Only the lines from the one that contains "A cryptography exercise" through the final line of the entries should be repeated, exactly as written.

Stored data
= = = =

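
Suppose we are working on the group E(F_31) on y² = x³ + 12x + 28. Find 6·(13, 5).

Write G = (13, 5).
Double-and-add on 6 = (110)₂. Start with G = (13, 5) for the leading 1-bit.
double: tangent at (13, 5): λ = (3·13² + 12)/(2·5) ≡ 23/10. 10⁻¹ ≡ 28 (mod 31), so λ ≡ 23·28 ≡ 24.
  x = λ² - 13 - 13 = 576 - 26 ≡ 23; y = λ·(13 - 23) - 5 ≡ 3. → (23, 3)
add G: (23, 3) + (13, 5). λ = (5 - 3)/(13 - 23) ≡ 2/21 mod 31. 21⁻¹ ≡ 3 (mod 31), so λ ≡ 6.
  x = λ² - 23 - 13 = 36 - 36 ≡ 0; y = λ·(23 - 0) - 3 ≡ 11. → (0, 11)
double: tangent at (0, 11): λ = (3·0² + 12)/(2·11) ≡ 12/22. 22⁻¹ ≡ 24 (mod 31) since 22·24 = 528 ≡ 1, so λ ≡ 12·24 ≡ 9.
  x = λ² - 0 - 0 = 81 - 0 ≡ 19; y = λ·(0 - 19) - 11 ≡ 4. → (19, 4)

(19, 4)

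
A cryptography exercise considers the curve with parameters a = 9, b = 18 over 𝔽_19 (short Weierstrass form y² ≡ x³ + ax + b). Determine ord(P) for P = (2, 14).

11

2P: tangent at (2, 14): λ = (3·2² + 9)/(2·14) ≡ 2/9. 9⁻¹ ≡ 17 (mod 19), so λ ≡ 2·17 ≡ 15.
  x = λ² - 2 - 2 = 225 - 4 ≡ 12; y = λ·(2 - 12) - 14 ≡ 7. → (12, 7)
3P: (12, 7) + (2, 14). λ = (14 - 7)/(2 - 12) ≡ 7/9 mod 19. 9⁻¹ ≡ 17 (mod 19) since 9·17 = 153 ≡ 1, so λ ≡ 5.
  x = λ² - 12 - 2 = 25 - 14 ≡ 11; y = λ·(12 - 11) - 7 ≡ 17. → (11, 17)
4P: (11, 17) + (2, 14). λ = (14 - 17)/(2 - 11) ≡ 16/10 mod 19. 10⁻¹ ≡ 2 (mod 19) since 10·2 = 20 ≡ 1, so λ ≡ 13.
  x = λ² - 11 - 2 = 169 - 13 ≡ 4; y = λ·(11 - 4) - 17 ≡ 17. → (4, 17)
5P: (4, 17) + (2, 14). λ = (14 - 17)/(2 - 4) ≡ 16/17 mod 19. 17⁻¹ ≡ 9 (mod 19), so λ ≡ 11.
  x = λ² - 4 - 2 = 121 - 6 ≡ 1; y = λ·(4 - 1) - 17 ≡ 16. → (1, 16)
6P: (1, 16) + (2, 14). λ = (14 - 16)/(2 - 1) ≡ 17/1 mod 19. 1⁻¹ ≡ 1 (mod 19) since 1·1 = 1 ≡ 1, so λ ≡ 17.
  x = λ² - 1 - 2 = 289 - 3 ≡ 1; y = λ·(1 - 1) - 16 ≡ 3. → (1, 3)
7P: (1, 3) + (2, 14). λ = (14 - 3)/(2 - 1) ≡ 11/1 mod 19. 1⁻¹ ≡ 1 (mod 19), so λ ≡ 11.
  x = λ² - 1 - 2 = 121 - 3 ≡ 4; y = λ·(1 - 4) - 3 ≡ 2. → (4, 2)
8P: (4, 2) + (2, 14). λ = (14 - 2)/(2 - 4) ≡ 12/17 mod 19. 17⁻¹ ≡ 9 (mod 19) since 17·9 = 153 ≡ 1, so λ ≡ 13.
  x = λ² - 4 - 2 = 169 - 6 ≡ 11; y = λ·(4 - 11) - 2 ≡ 2. → (11, 2)
9P: (11, 2) + (2, 14). λ = (14 - 2)/(2 - 11) ≡ 12/10 mod 19. 10⁻¹ ≡ 2 (mod 19), so λ ≡ 5.
  x = λ² - 11 - 2 = 25 - 13 ≡ 12; y = λ·(11 - 12) - 2 ≡ 12. → (12, 12)
10P: (12, 12) + (2, 14). λ = (14 - 12)/(2 - 12) ≡ 2/9 mod 19. 9⁻¹ ≡ 17 (mod 19) since 9·17 = 153 ≡ 1, so λ ≡ 15.
  x = λ² - 12 - 2 = 225 - 14 ≡ 2; y = λ·(12 - 2) - 12 ≡ 5. → (2, 5)
11P: (2, 5) + (2, 14): same x and y₁ ≡ -y₂, so the sum is ∞.
11P = ∞, so the order is 11.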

= = = =

WRITTEN RESPONSE |
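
A cryptography exercise considers the curve with parameters a = 9, b = 18 over 𝔽_19 (short Weierstrass form y² ≡ x³ + ax + b). Determine ord(P) for P = (2, 14).

11

2P: tangent at (2, 14): λ = (3·2² + 9)/(2·14) ≡ 2/9. 9⁻¹ ≡ 17 (mod 19), so λ ≡ 2·17 ≡ 15.
  x = λ² - 2 - 2 = 225 - 4 ≡ 12; y = λ·(2 - 12) - 14 ≡ 7. → (12, 7)
3P: (12, 7) + (2, 14). λ = (14 - 7)/(2 - 12) ≡ 7/9 mod 19. 9⁻¹ ≡ 17 (mod 19) since 9·17 = 153 ≡ 1, so λ ≡ 5.
  x = λ² - 12 - 2 = 25 - 14 ≡ 11; y = λ·(12 - 11) - 7 ≡ 17. → (11, 17)
4P: (11, 17) + (2, 14). λ = (14 - 17)/(2 - 11) ≡ 16/10 mod 19. 10⁻¹ ≡ 2 (mod 19) since 10·2 = 20 ≡ 1, so λ ≡ 13.
  x = λ² - 11 - 2 = 169 - 13 ≡ 4; y = λ·(11 - 4) - 17 ≡ 17. → (4, 17)
5P: (4, 17) + (2, 14). λ = (14 - 17)/(2 - 4) ≡ 16/17 mod 19. 17⁻¹ ≡ 9 (mod 19), so λ ≡ 11.
  x = λ² - 4 - 2 = 121 - 6 ≡ 1; y = λ·(4 - 1) - 17 ≡ 16. → (1, 16)
6P: (1, 16) + (2, 14). λ = (14 - 16)/(2 - 1) ≡ 17/1 mod 19. 1⁻¹ ≡ 1 (mod 19) since 1·1 = 1 ≡ 1, so λ ≡ 17.
  x = λ² - 1 - 2 = 289 - 3 ≡ 1; y = λ·(1 - 1) - 16 ≡ 3. → (1, 3)
7P: (1, 3) + (2, 14). λ = (14 - 3)/(2 - 1) ≡ 11/1 mod 19. 1⁻¹ ≡ 1 (mod 19), so λ ≡ 11.
  x = λ² - 1 - 2 = 121 - 3 ≡ 4; y = λ·(1 - 4) - 3 ≡ 2. → (4, 2)
8P: (4, 2) + (2, 14). λ = (14 - 2)/(2 - 4) ≡ 12/17 mod 19. 17⁻¹ ≡ 9 (mod 19) since 17·9 = 153 ≡ 1, so λ ≡ 13.
  x = λ² - 4 - 2 = 169 - 6 ≡ 11; y = λ·(4 - 11) - 2 ≡ 2. → (11, 2)
9P: (11, 2) + (2, 14). λ = (14 - 2)/(2 - 11) ≡ 12/10 mod 19. 10⁻¹ ≡ 2 (mod 19), so λ ≡ 5.
  x = λ² - 11 - 2 = 25 - 13 ≡ 12; y = λ·(11 - 12) - 2 ≡ 12. → (12, 12)
10P: (12, 12) + (2, 14). λ = (14 - 12)/(2 - 12) ≡ 2/9 mod 19. 9⁻¹ ≡ 17 (mod 19) since 9·17 = 153 ≡ 1, so λ ≡ 15.
  x = λ² - 12 - 2 = 225 - 14 ≡ 2; y = λ·(12 - 2) - 12 ≡ 5. → (2, 5)
11P: (2, 5) + (2, 14): same x and y₁ ≡ -y₂, so the sum is ∞.
11P = ∞, so the order is 11.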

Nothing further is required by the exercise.